Each line below must be printed exactly as it stands.
** WORKING DATA follows **
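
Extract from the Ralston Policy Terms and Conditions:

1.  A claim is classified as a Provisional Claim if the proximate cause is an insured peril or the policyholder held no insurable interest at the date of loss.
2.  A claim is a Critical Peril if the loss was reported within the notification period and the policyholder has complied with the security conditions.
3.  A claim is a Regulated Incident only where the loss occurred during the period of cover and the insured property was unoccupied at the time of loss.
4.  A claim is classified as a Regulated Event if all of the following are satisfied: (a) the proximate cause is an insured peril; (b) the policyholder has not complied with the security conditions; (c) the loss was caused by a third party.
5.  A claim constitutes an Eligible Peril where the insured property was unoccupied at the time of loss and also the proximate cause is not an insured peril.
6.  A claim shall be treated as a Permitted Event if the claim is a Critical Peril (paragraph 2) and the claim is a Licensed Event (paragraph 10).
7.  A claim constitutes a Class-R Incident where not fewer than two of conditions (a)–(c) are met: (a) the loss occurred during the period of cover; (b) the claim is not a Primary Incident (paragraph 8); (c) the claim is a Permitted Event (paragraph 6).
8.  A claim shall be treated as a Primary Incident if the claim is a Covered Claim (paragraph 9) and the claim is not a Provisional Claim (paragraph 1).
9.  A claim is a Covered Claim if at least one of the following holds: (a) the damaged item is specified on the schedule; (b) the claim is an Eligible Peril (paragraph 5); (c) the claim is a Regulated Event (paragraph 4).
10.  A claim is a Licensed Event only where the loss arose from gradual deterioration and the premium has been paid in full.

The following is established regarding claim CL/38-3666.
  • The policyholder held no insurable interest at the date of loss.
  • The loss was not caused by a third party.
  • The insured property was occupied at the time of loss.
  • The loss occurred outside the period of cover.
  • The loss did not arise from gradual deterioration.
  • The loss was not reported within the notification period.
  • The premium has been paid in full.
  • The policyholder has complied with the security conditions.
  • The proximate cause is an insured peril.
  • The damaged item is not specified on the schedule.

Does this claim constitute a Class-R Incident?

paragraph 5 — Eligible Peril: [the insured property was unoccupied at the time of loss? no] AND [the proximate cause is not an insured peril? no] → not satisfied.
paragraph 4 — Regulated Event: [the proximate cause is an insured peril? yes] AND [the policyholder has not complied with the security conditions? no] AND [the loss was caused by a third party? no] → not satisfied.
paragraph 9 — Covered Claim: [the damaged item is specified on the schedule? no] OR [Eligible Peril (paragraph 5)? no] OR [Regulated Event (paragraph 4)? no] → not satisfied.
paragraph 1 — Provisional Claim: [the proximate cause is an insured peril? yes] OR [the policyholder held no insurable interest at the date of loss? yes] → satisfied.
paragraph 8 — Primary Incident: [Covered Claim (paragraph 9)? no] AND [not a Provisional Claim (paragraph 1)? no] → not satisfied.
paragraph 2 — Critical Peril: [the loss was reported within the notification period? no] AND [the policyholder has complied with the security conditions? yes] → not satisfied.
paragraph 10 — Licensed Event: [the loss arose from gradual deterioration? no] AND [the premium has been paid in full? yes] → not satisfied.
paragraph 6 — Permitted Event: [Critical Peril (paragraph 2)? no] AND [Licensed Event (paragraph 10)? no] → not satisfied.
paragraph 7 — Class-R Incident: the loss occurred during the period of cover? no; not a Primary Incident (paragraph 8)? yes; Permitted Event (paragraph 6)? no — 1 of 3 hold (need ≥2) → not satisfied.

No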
** End of WORKING DATA **
RESPONSE AREA –
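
Extract from the Ralston Policy Terms and Conditions:

1.  A claim is classified as a Provisional Claim if the proximate cause is an insured peril or the policyholder held no insurable interest at the date of loss.
2.  A claim is a Critical Peril if the loss was reported within the notification period and the policyholder has complied with the security conditions.
3.  A claim is a Regulated Incident only where the loss occurred during the period of cover and the insured property was unoccupied at the time of loss.
4.  A claim is classified as a Regulated Event if all of the following are satisfied: (a) the proximate cause is an insured peril; (b) the policyholder has not complied with the security conditions; (c) the loss was caused by a third party.
5.  A claim constitutes an Eligible Peril where the insured property was unoccupied at the time of loss and also the proximate cause is not an insured peril.
6.  A claim shall be treated as a Permitted Event if the claim is a Critical Peril (paragraph 2) and the claim is a Licensed Event (paragraph 10).
7.  A claim constitutes a Class-R Incident where not fewer than two of conditions (a)–(c) are met: (a) the loss occurred during the period of cover; (b) the claim is not a Primary Incident (paragraph 8); (c) the claim is a Permitted Event (paragraph 6).
8.  A claim shall be treated as a Primary Incident if the claim is a Covered Claim (paragraph 9) and the claim is not a Provisional Claim (paragraph 1).
9.  A claim is a Covered Claim if at least one of the following holds: (a) the damaged item is specified on the schedule; (b) the claim is an Eligible Peril (paragraph 5); (c) the claim is a Regulated Event (paragraph 4).
10.  A claim is a Licensed Event only where the loss arose from gradual deterioration and the premium has been paid in full.

The following is established regarding claim CL/38-3666.
  • The policyholder held no insurable interest at the date of loss.
  • The loss was not caused by a third party.
  • The insured property was occupied at the time of loss.
  • The loss occurred outside the period of cover.
  • The loss did not arise from gradual deterioration.
  • The loss was not reported within the notification period.
  • The premium has been paid in full.
  • The policyholder has complied with the security conditions.
  • The proximate cause is an insured peril.
  • The damaged item is not specified on the schedule.

Does this claim constitute a Class-R Incident?

paragraph 5 — Eligible Peril: [the insured property was unoccupied at the time of loss? no] AND [the proximate cause is not an insured peril? no] → not satisfied.
paragraph 4 — Regulated Event: [the proximate cause is an insured peril? yes] AND [the policyholder has not complied with the security conditions? no] AND [the loss was caused by a third party? no] → not satisfied.
paragraph 9 — Covered Claim: [the damaged item is specified on the schedule? no] OR [Eligible Peril (paragraph 5)? no] OR [Regulated Event (paragraph 4)? no] → not satisfied.
paragraph 1 — Provisional Claim: [the proximate cause is an insured peril? yes] OR [the policyholder held no insurable interest at the date of loss? yes] → satisfied.
paragraph 8 — Primary Incident: [Covered Claim (paragraph 9)? no] AND [not a Provisional Claim (paragraph 1)? no] → not satisfied.
paragraph 2 — Critical Peril: [the loss was reported within the notification period? no] AND [the policyholder has complied with the security conditions? yes] → not satisfied.
paragraph 10 — Licensed Event: [the loss arose from gradual deterioration? no] AND [the premium has been paid in full? yes] → not satisfied.
paragraph 6 — Permitted Event: [Critical Peril (paragraph 2)? no] AND [Licensed Event (paragraph 10)? no] → not satisfied.
paragraph 7 — Class-R Incident: the loss occurred during the period of cover? no; not a Primary Incident (paragraph 8)? yes; Permitted Event (paragraph 6)? no — 1 of 3 hold (need ≥2) → not satisfied.

No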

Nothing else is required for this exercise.